GOAL OF THE EXERCISE: Every record must appear in the answer exactly as it stands.

DATA FOR ANALYSIS:
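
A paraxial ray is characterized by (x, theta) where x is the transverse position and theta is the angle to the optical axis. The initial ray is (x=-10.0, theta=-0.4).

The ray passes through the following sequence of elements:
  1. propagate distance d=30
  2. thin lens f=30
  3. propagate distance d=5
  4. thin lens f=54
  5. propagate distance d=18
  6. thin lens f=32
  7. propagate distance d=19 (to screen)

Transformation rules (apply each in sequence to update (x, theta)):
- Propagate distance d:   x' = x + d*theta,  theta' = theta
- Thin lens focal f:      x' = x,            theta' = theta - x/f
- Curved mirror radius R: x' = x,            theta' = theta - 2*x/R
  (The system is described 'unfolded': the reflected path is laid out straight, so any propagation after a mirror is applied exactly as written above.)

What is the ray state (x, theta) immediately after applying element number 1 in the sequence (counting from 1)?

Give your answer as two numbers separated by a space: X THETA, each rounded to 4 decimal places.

Initial: x=-10.0000 theta=-0.4000
After 1 (propagate distance d=30): x=-22.0000 theta=-0.4000
Rounded to 4 decimal places: x = -22.0000, theta = -0.4000

Answer: -22.0000 -0.4000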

REPLY TO THE EXERCISE:
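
A paraxial ray is characterized by (x, theta) where x is the transverse position and theta is the angle to the optical axis. The initial ray is (x=-10.0, theta=-0.4).

The ray passes through the following sequence of elements:
  1. propagate distance d=30
  2. thin lens f=30
  3. propagate distance d=5
  4. thin lens f=54
  5. propagate distance d=18
  6. thin lens f=32
  7. propagate distance d=19 (to screen)

Transformation rules (apply each in sequence to update (x, theta)):
- Propagate distance d:   x' = x + d*theta,  theta' = theta
- Thin lens focal f:      x' = x,            theta' = theta - x/f
- Curved mirror radius R: x' = x,            theta' = theta - 2*x/R
  (The system is described 'unfolded': the reflected path is laid out straight, so any propagation after a mirror is applied exactly as written above.)

What is the ray state (x, theta) immediately after applying element number 1 in the sequence (counting from 1)?

Give your answer as two numbers separated by a space: X THETA, each rounded to 4 decimal places.

Initial: x=-10.0000 theta=-0.4000
After 1 (propagate distance d=30): x=-22.0000 theta=-0.4000
Rounded to 4 decimal places: x = -22.0000, theta = -0.4000

Answer: -22.0000 -0.4000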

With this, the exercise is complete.